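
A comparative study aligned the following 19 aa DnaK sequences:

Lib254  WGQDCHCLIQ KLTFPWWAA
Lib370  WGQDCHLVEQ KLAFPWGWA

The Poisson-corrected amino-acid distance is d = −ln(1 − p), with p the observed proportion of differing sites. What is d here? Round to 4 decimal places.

The sequences differ at positions 7 (C/L), 8 (L/V), 9 (I/E), 13 (T/A), 17 (W/G), 18 (A/W).
p = 6/19 = 0.315789.
d = −ln(1 − 0.315789) = −ln(0.684211) = 0.3795.

0.3795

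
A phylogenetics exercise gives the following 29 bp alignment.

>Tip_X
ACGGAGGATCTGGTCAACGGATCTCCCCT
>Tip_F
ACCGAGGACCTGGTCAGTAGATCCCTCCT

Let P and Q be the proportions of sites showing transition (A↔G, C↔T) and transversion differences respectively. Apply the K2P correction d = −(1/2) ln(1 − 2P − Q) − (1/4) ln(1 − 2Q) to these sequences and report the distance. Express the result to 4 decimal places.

0.3152

Mismatches occur at site 3 (G/C, transversion), site 9 (T/C, transition), site 17 (A/G, transition), site 18 (C/T, transition), site 19 (G/A, transition), site 24 (T/C, transition), site 26 (C/T, transition).
Of the 7 differences, 6 transitions and 1 transversion over 29 sites: P = 6/29 = 0.206897, Q = 1/29 = 0.034483.
d = −0.5·ln(0.551723) − 0.25·ln(0.931034) = −0.5·(-0.594709) − 0.25·(-0.071459) = 0.3152.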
====
◆ What is being asked ◆
Please write out each entry shown above exactly as given.

◆ Expected answer ◆
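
A comparative study aligned the following 19 aa DnaK sequences:

Lib254  WGQDCHCLIQ KLTFPWWAA
Lib370  WGQDCHLVEQ KLAFPWGWA

The Poisson-corrected amino-acid distance is d = −ln(1 − p), with p the observed proportion of differing sites. What is d here? Round to 4 decimal places.

The sequences differ at positions 7 (C/L), 8 (L/V), 9 (I/E), 13 (T/A), 17 (W/G), 18 (A/W).
p = 6/19 = 0.315789.
d = −ln(1 − 0.315789) = −ln(0.684211) = 0.3795.

0.3795

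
A phylogenetics exercise gives the following 29 bp alignment.

>Tip_X
ACGGAGGATCTGGTCAACGGATCTCCCCT
>Tip_F
ACCGAGGACCTGGTCAGTAGATCCCTCCT

Let P and Q be the proportions of sites showing transition (A↔G, C↔T) and transversion differences respectively. Apply the K2P correction d = −(1/2) ln(1 − 2P − Q) − (1/4) ln(1 − 2Q) to these sequences and report the distance. Express the result to 4 decimal places.

0.3152

Mismatches occur at site 3 (G/C, transversion), site 9 (T/C, transition), site 17 (A/G, transition), site 18 (C/T, transition), site 19 (G/A, transition), site 24 (T/C, transition), site 26 (C/T, transition).
Of the 7 differences, 6 transitions and 1 transversion over 29 sites: P = 6/29 = 0.206897, Q = 1/29 = 0.034483.
d = −0.5·ln(0.551723) − 0.25·ln(0.931034) = −0.5·(-0.594709) − 0.25·(-0.071459) = 0.3152.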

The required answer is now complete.